[Start of Attachment]

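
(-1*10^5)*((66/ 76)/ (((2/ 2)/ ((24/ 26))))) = -19800000/ 247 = -80161.94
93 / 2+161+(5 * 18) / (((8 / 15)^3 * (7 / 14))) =178435 / 128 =1394.02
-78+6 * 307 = 1764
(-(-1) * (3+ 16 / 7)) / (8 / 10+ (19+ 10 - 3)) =185 / 938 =0.20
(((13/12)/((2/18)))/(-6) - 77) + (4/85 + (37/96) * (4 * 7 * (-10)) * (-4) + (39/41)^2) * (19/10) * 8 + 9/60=111404465971/17146200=6497.33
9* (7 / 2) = 63 / 2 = 31.50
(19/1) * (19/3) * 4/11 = 1444/33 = 43.76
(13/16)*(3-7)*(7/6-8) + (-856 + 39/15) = -99743/120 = -831.19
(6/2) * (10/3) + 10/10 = 11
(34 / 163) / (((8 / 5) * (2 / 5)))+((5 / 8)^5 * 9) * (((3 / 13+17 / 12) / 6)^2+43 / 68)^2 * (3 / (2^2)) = 113803199323833427775 / 175523392470103621632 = 0.65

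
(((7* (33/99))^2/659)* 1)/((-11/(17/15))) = -833/978615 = -0.00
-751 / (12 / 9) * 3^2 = -20277 / 4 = -5069.25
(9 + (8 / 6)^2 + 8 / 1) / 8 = 169 / 72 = 2.35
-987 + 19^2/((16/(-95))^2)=3005353/256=11739.66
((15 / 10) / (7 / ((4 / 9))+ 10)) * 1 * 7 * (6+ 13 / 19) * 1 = 5334 / 1957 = 2.73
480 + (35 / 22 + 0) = 10595 / 22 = 481.59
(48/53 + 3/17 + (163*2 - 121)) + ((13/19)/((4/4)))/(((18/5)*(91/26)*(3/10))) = 667362530/3235491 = 206.26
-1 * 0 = 0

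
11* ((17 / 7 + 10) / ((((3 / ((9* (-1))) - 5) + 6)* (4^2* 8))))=2871 / 1792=1.60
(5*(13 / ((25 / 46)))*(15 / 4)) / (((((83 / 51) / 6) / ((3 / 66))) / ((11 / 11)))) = 137241 / 1826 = 75.16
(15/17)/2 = 15/34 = 0.44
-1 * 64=-64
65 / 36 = 1.81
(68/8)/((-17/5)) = -5/2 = -2.50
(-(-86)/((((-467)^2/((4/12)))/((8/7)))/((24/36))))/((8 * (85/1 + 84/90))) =860/5903451141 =0.00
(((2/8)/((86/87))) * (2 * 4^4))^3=172622610432/79507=2171162.42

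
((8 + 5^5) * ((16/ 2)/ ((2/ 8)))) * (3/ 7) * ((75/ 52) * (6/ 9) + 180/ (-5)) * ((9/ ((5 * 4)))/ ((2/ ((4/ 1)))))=-47423016/ 35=-1354943.31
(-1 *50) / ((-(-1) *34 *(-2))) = 25 / 34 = 0.74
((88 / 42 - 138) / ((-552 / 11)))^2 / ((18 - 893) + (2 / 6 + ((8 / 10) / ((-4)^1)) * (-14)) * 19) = -111998095 / 12452033664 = -0.01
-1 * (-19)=19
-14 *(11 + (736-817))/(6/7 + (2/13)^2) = 579670/521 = 1112.61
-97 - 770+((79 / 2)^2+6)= 2797 / 4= 699.25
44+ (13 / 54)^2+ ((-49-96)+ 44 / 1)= -166043 / 2916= -56.94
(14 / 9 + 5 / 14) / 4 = 241 / 504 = 0.48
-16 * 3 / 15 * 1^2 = -16 / 5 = -3.20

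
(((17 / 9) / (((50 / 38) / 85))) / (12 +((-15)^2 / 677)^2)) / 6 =1.68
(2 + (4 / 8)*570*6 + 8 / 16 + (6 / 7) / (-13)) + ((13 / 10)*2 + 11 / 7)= 1562111 / 910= 1716.61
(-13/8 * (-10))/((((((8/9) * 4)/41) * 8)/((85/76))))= 2038725/77824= 26.20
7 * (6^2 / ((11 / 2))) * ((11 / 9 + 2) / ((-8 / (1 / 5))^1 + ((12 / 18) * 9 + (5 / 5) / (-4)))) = -4.31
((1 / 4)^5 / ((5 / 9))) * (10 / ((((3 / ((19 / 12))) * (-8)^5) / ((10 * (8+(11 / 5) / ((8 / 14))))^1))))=-4503 / 134217728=-0.00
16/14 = 8/7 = 1.14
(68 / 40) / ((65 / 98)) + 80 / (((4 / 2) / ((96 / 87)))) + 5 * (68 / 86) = 20529001 / 405275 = 50.65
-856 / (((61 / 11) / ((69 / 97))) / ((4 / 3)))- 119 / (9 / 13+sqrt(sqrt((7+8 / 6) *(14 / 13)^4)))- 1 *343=-2704112189738 / 5566222489- 21224840 *3^(1 / 4) *sqrt(5) / 940717- 1754298 *3^(3 / 4) *sqrt(5) / 940717+13644540 *sqrt(3) / 940717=-536.59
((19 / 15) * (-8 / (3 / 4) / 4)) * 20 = -608 / 9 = -67.56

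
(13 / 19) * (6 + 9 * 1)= 195 / 19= 10.26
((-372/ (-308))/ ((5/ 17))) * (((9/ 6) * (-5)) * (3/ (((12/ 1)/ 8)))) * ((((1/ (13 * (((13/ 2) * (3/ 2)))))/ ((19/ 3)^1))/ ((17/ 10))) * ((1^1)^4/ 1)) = -11160/ 247247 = -0.05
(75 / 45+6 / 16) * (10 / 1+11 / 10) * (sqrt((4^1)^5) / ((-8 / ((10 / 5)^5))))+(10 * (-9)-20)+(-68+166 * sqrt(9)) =-12904 / 5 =-2580.80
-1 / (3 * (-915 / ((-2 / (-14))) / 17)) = 0.00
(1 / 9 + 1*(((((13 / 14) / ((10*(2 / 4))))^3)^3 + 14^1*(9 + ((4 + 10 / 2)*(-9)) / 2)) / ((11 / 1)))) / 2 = -159719576410559505643 / 7990014186000000000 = -19.99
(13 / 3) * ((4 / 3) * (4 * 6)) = 416 / 3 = 138.67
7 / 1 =7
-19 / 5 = -3.80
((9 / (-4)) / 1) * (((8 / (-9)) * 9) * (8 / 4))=36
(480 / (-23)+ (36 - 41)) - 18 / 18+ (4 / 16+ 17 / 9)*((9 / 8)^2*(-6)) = -126921 / 2944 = -43.11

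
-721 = -721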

[End of Attachment]

**GOAL OF THE EXERCISE**
Every entry above must be reproduced word for word.

**SOLUTION FOR THIS PROBLEM**
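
(-1*10^5)*((66/ 76)/ (((2/ 2)/ ((24/ 26))))) = -19800000/ 247 = -80161.94
93 / 2+161+(5 * 18) / (((8 / 15)^3 * (7 / 14))) =178435 / 128 =1394.02
-78+6 * 307 = 1764
(-(-1) * (3+ 16 / 7)) / (8 / 10+ (19+ 10 - 3)) =185 / 938 =0.20
(((13/12)/((2/18)))/(-6) - 77) + (4/85 + (37/96) * (4 * 7 * (-10)) * (-4) + (39/41)^2) * (19/10) * 8 + 9/60=111404465971/17146200=6497.33
9* (7 / 2) = 63 / 2 = 31.50
(19/1) * (19/3) * 4/11 = 1444/33 = 43.76
(13/16)*(3-7)*(7/6-8) + (-856 + 39/15) = -99743/120 = -831.19
(6/2) * (10/3) + 10/10 = 11
(34 / 163) / (((8 / 5) * (2 / 5)))+((5 / 8)^5 * 9) * (((3 / 13+17 / 12) / 6)^2+43 / 68)^2 * (3 / (2^2)) = 113803199323833427775 / 175523392470103621632 = 0.65

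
(((7* (33/99))^2/659)* 1)/((-11/(17/15))) = -833/978615 = -0.00
-751 / (12 / 9) * 3^2 = -20277 / 4 = -5069.25
(9 + (8 / 6)^2 + 8 / 1) / 8 = 169 / 72 = 2.35
-987 + 19^2/((16/(-95))^2)=3005353/256=11739.66
((15 / 10) / (7 / ((4 / 9))+ 10)) * 1 * 7 * (6+ 13 / 19) * 1 = 5334 / 1957 = 2.73
480 + (35 / 22 + 0) = 10595 / 22 = 481.59
(48/53 + 3/17 + (163*2 - 121)) + ((13/19)/((4/4)))/(((18/5)*(91/26)*(3/10))) = 667362530/3235491 = 206.26
-1 * 0 = 0

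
11* ((17 / 7 + 10) / ((((3 / ((9* (-1))) - 5) + 6)* (4^2* 8))))=2871 / 1792=1.60
(5*(13 / ((25 / 46)))*(15 / 4)) / (((((83 / 51) / 6) / ((3 / 66))) / ((11 / 11)))) = 137241 / 1826 = 75.16
(15/17)/2 = 15/34 = 0.44
-1 * 64=-64
65 / 36 = 1.81
(68/8)/((-17/5)) = -5/2 = -2.50
(-(-86)/((((-467)^2/((4/12)))/((8/7)))/((24/36))))/((8 * (85/1 + 84/90))) =860/5903451141 =0.00
(((2/8)/((86/87))) * (2 * 4^4))^3=172622610432/79507=2171162.42

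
((8 + 5^5) * ((16/ 2)/ ((2/ 8)))) * (3/ 7) * ((75/ 52) * (6/ 9) + 180/ (-5)) * ((9/ ((5 * 4)))/ ((2/ ((4/ 1)))))=-47423016/ 35=-1354943.31
(-1 *50) / ((-(-1) *34 *(-2))) = 25 / 34 = 0.74
((88 / 42 - 138) / ((-552 / 11)))^2 / ((18 - 893) + (2 / 6 + ((8 / 10) / ((-4)^1)) * (-14)) * 19) = -111998095 / 12452033664 = -0.01
-1 * (-19)=19
-14 *(11 + (736-817))/(6/7 + (2/13)^2) = 579670/521 = 1112.61
-97 - 770+((79 / 2)^2+6)= 2797 / 4= 699.25
44+ (13 / 54)^2+ ((-49-96)+ 44 / 1)= -166043 / 2916= -56.94
(14 / 9 + 5 / 14) / 4 = 241 / 504 = 0.48
-16 * 3 / 15 * 1^2 = -16 / 5 = -3.20

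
(((17 / 9) / (((50 / 38) / 85))) / (12 +((-15)^2 / 677)^2)) / 6 =1.68
(2 + (4 / 8)*570*6 + 8 / 16 + (6 / 7) / (-13)) + ((13 / 10)*2 + 11 / 7)= 1562111 / 910= 1716.61
(-13/8 * (-10))/((((((8/9) * 4)/41) * 8)/((85/76))))= 2038725/77824= 26.20
7 * (6^2 / ((11 / 2))) * ((11 / 9 + 2) / ((-8 / (1 / 5))^1 + ((12 / 18) * 9 + (5 / 5) / (-4)))) = -4.31
((1 / 4)^5 / ((5 / 9))) * (10 / ((((3 / ((19 / 12))) * (-8)^5) / ((10 * (8+(11 / 5) / ((8 / 14))))^1))))=-4503 / 134217728=-0.00
16/14 = 8/7 = 1.14
(68 / 40) / ((65 / 98)) + 80 / (((4 / 2) / ((96 / 87)))) + 5 * (68 / 86) = 20529001 / 405275 = 50.65
-856 / (((61 / 11) / ((69 / 97))) / ((4 / 3)))- 119 / (9 / 13+sqrt(sqrt((7+8 / 6) *(14 / 13)^4)))- 1 *343=-2704112189738 / 5566222489- 21224840 *3^(1 / 4) *sqrt(5) / 940717- 1754298 *3^(3 / 4) *sqrt(5) / 940717+13644540 *sqrt(3) / 940717=-536.59
((19 / 15) * (-8 / (3 / 4) / 4)) * 20 = -608 / 9 = -67.56

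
(13 / 19) * (6 + 9 * 1)= 195 / 19= 10.26
((-372/ (-308))/ ((5/ 17))) * (((9/ 6) * (-5)) * (3/ (((12/ 1)/ 8)))) * ((((1/ (13 * (((13/ 2) * (3/ 2)))))/ ((19/ 3)^1))/ ((17/ 10))) * ((1^1)^4/ 1)) = -11160/ 247247 = -0.05
(75 / 45+6 / 16) * (10 / 1+11 / 10) * (sqrt((4^1)^5) / ((-8 / ((10 / 5)^5))))+(10 * (-9)-20)+(-68+166 * sqrt(9)) =-12904 / 5 =-2580.80
-1 / (3 * (-915 / ((-2 / (-14))) / 17)) = 0.00
(1 / 9 + 1*(((((13 / 14) / ((10*(2 / 4))))^3)^3 + 14^1*(9 + ((4 + 10 / 2)*(-9)) / 2)) / ((11 / 1)))) / 2 = -159719576410559505643 / 7990014186000000000 = -19.99
(13 / 3) * ((4 / 3) * (4 * 6)) = 416 / 3 = 138.67
7 / 1 =7
-19 / 5 = -3.80
((9 / (-4)) / 1) * (((8 / (-9)) * 9) * (8 / 4))=36
(480 / (-23)+ (36 - 41)) - 18 / 18+ (4 / 16+ 17 / 9)*((9 / 8)^2*(-6)) = -126921 / 2944 = -43.11

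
-721 = -721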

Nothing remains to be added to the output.